* _Stored data entries_:
-.-.-

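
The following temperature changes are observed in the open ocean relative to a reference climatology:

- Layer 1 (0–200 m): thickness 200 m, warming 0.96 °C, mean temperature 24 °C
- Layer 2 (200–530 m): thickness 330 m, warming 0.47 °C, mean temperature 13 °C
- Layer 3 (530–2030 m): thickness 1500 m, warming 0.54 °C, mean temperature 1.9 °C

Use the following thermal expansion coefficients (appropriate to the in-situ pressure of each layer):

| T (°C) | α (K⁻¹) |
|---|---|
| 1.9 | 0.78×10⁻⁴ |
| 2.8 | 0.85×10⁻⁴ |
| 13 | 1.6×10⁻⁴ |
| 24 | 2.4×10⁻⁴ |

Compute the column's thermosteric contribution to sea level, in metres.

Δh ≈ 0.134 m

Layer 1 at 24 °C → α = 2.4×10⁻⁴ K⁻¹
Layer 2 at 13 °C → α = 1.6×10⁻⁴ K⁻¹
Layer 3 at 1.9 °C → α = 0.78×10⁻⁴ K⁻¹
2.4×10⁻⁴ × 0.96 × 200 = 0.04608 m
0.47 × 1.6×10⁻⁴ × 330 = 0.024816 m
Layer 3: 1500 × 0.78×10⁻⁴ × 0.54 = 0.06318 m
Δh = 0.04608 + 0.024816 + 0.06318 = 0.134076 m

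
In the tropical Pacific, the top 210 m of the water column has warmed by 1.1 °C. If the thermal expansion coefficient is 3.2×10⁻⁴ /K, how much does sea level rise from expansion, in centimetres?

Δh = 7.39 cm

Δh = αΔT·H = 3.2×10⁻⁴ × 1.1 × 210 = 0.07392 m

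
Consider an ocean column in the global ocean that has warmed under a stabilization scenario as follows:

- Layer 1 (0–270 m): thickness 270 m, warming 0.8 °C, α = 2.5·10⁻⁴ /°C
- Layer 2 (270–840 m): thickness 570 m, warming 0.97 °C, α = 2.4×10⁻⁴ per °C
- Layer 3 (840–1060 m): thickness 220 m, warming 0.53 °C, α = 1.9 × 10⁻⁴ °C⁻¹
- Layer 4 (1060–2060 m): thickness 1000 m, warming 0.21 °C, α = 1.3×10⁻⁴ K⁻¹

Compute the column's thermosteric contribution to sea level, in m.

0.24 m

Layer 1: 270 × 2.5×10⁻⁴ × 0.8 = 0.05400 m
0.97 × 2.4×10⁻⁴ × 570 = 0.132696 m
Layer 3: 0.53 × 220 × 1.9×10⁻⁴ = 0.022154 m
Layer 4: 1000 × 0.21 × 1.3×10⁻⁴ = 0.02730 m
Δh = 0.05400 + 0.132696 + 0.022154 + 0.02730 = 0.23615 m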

-.-.-

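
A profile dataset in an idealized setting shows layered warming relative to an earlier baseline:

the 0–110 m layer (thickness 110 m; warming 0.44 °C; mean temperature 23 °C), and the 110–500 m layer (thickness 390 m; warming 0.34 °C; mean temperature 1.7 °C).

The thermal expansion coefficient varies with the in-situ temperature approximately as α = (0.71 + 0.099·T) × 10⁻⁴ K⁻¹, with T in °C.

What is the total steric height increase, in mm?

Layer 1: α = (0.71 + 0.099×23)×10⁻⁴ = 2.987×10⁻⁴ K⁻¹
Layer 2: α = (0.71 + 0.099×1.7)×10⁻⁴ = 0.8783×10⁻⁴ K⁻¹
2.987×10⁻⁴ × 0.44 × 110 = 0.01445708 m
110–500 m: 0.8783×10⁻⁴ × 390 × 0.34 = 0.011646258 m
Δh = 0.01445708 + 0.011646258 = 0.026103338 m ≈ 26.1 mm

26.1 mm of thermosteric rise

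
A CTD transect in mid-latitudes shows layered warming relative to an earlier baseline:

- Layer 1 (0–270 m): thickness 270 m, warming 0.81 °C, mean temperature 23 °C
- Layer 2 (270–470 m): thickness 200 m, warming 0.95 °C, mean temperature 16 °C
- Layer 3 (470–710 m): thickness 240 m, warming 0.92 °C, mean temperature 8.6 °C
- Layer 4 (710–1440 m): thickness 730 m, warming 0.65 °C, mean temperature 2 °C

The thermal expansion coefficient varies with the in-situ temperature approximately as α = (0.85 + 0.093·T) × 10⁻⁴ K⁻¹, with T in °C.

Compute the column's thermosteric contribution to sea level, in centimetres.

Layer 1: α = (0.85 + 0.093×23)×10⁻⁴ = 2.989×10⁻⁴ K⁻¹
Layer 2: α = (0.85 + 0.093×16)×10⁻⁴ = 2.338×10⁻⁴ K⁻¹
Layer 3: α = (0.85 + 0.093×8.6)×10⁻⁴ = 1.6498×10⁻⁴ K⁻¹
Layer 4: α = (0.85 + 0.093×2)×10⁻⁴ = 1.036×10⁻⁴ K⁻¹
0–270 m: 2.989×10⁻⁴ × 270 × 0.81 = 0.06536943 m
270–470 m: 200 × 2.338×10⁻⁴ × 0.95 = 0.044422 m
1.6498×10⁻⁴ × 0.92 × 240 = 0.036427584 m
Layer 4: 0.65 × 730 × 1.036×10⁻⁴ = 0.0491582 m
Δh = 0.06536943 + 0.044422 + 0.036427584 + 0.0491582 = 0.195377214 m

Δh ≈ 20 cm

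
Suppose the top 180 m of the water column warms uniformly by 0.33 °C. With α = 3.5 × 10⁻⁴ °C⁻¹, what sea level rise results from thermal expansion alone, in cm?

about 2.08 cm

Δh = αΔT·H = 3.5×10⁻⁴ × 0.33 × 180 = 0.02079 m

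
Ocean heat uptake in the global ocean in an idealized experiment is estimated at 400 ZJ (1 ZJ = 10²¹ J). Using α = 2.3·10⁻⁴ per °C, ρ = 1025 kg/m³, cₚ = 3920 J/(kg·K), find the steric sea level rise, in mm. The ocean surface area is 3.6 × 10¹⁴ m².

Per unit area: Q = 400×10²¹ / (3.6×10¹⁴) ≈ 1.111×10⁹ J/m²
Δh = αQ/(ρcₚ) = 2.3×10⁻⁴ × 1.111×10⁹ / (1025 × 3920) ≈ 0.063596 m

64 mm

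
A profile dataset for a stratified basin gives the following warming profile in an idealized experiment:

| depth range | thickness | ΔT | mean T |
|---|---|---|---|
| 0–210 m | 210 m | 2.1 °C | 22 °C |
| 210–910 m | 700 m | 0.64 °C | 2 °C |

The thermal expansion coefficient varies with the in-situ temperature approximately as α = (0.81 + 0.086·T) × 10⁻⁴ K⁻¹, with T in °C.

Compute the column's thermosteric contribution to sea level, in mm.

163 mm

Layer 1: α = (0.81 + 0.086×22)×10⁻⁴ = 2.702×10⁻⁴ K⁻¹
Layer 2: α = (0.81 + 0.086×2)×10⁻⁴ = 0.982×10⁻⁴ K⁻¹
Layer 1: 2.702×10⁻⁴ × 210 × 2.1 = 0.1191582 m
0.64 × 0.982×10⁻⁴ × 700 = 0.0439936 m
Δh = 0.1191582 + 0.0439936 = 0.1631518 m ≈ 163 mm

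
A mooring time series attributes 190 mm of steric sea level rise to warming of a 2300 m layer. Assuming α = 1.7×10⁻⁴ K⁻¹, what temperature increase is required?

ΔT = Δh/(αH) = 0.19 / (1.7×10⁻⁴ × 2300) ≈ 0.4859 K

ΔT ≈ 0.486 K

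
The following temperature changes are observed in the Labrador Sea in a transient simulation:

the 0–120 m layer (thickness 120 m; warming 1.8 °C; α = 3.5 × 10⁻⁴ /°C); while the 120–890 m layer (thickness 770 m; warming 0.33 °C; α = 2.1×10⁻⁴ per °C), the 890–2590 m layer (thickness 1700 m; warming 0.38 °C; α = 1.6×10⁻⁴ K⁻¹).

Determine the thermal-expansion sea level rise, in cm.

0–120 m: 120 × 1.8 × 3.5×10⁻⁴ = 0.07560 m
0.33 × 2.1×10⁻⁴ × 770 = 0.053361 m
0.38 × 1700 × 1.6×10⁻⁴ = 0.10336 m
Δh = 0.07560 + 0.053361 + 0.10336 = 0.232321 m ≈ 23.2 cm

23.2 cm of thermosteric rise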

-.-.-

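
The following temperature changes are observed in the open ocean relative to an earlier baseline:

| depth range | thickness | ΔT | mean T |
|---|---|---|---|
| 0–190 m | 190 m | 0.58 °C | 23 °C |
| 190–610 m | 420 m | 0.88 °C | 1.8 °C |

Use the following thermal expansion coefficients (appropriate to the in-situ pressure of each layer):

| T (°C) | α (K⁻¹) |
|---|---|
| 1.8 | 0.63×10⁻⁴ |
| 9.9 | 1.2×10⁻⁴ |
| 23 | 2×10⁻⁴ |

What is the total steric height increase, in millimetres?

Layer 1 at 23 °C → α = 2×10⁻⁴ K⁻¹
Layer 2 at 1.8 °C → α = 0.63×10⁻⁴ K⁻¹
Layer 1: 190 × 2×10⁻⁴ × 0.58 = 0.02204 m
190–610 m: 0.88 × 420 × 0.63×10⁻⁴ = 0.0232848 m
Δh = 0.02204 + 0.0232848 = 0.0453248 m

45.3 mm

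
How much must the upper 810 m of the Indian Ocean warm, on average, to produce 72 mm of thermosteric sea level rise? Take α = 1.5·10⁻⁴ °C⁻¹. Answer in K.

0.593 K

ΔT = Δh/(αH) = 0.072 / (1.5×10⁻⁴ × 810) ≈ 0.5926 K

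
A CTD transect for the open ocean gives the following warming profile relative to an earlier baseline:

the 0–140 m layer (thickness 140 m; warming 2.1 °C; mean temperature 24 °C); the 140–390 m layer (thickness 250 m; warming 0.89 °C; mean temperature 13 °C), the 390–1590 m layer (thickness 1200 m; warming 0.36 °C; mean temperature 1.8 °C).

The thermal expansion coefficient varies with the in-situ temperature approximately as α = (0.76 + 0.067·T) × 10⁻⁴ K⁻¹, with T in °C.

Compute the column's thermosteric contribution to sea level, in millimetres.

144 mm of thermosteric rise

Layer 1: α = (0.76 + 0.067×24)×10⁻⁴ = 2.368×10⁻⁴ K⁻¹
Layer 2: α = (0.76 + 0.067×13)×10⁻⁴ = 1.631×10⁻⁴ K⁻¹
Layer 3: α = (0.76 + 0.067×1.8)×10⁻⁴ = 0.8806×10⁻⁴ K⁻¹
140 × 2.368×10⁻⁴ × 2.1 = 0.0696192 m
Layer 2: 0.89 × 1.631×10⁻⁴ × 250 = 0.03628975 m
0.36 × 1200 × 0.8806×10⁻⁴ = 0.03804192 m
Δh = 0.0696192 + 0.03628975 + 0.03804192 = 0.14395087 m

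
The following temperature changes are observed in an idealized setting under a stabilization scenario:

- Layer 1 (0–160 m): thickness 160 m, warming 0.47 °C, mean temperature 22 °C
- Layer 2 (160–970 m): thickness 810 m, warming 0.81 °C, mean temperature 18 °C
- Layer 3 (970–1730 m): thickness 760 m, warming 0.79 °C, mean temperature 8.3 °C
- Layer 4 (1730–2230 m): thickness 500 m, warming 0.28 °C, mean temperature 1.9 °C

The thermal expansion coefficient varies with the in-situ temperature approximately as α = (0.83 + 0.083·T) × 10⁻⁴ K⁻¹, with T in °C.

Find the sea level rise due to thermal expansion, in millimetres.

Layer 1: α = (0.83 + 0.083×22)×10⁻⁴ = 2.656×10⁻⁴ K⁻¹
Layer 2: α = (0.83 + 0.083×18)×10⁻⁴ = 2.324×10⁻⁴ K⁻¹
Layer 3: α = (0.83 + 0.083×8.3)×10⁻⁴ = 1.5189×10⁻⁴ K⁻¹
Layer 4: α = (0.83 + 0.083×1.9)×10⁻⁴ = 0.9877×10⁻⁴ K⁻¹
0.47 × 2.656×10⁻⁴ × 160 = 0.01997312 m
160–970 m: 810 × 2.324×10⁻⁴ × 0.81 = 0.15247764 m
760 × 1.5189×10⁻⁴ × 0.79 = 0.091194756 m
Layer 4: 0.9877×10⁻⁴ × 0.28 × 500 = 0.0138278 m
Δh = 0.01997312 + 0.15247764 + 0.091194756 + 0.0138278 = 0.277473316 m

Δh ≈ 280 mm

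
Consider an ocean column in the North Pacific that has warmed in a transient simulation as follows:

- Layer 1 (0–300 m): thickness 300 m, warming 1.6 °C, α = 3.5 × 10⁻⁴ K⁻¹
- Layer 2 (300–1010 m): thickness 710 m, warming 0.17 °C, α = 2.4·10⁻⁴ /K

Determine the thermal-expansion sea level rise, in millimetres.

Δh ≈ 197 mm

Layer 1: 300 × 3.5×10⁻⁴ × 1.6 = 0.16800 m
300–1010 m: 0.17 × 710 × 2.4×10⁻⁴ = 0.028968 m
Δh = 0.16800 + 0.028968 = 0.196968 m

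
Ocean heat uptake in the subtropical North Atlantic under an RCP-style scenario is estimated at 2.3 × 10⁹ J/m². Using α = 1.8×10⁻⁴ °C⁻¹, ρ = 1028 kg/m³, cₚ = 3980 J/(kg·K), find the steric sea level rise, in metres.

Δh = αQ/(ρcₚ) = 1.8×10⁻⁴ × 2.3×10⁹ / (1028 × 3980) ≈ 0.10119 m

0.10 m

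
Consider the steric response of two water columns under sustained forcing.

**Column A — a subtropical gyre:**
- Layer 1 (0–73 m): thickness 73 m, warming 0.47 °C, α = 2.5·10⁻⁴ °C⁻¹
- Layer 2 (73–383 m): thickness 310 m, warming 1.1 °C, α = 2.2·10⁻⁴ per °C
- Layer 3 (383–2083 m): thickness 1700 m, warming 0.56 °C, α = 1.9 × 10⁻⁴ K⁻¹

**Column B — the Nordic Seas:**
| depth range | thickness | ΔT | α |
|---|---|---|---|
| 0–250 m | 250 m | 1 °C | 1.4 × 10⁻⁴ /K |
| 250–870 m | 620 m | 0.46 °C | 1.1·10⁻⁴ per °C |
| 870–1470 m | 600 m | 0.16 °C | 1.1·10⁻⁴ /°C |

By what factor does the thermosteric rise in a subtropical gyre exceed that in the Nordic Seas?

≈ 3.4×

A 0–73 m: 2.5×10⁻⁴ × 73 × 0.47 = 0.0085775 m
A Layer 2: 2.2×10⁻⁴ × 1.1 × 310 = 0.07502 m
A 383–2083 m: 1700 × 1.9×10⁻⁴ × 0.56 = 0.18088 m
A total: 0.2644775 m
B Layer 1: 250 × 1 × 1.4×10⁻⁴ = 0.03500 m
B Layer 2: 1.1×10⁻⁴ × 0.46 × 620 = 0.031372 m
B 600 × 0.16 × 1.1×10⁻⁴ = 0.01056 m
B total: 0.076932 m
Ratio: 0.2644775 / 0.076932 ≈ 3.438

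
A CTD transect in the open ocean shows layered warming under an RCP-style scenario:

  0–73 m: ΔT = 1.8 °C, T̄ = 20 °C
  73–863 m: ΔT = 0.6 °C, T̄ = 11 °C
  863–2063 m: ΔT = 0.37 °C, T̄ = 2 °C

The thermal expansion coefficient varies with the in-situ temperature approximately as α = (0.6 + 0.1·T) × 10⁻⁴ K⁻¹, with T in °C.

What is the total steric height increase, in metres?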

-.-.-

* _What the task asks_: From the entries above, give again exactly the lines running from the line with "level, in mm." to the line with "the 0–120 m"; include both of those lines.

* _Exercise answer_:
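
Compute the column's thermosteric contribution to sea level, in mm.

163 mm

Layer 1: α = (0.81 + 0.086×22)×10⁻⁴ = 2.702×10⁻⁴ K⁻¹
Layer 2: α = (0.81 + 0.086×2)×10⁻⁴ = 0.982×10⁻⁴ K⁻¹
Layer 1: 2.702×10⁻⁴ × 210 × 2.1 = 0.1191582 m
0.64 × 0.982×10⁻⁴ × 700 = 0.0439936 m
Δh = 0.1191582 + 0.0439936 = 0.1631518 m ≈ 163 mm

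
A mooring time series attributes 190 mm of steric sea level rise to warming of a 2300 m layer. Assuming α = 1.7×10⁻⁴ K⁻¹, what temperature increase is required?

ΔT = Δh/(αH) = 0.19 / (1.7×10⁻⁴ × 2300) ≈ 0.4859 K

ΔT ≈ 0.486 K

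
The following temperature changes are observed in the Labrador Sea in a transient simulation:

the 0–120 m layer (thickness 120 m; warming 1.8 °C; α = 3.5 × 10⁻⁴ /°C); while the 120–890 m layer (thickness 770 m; warming 0.33 °C; α = 2.1×10⁻⁴ per °C), the 890–2590 m layer (thickness 1700 m; warming 0.38 °C; α = 1.6×10⁻⁴ K⁻¹).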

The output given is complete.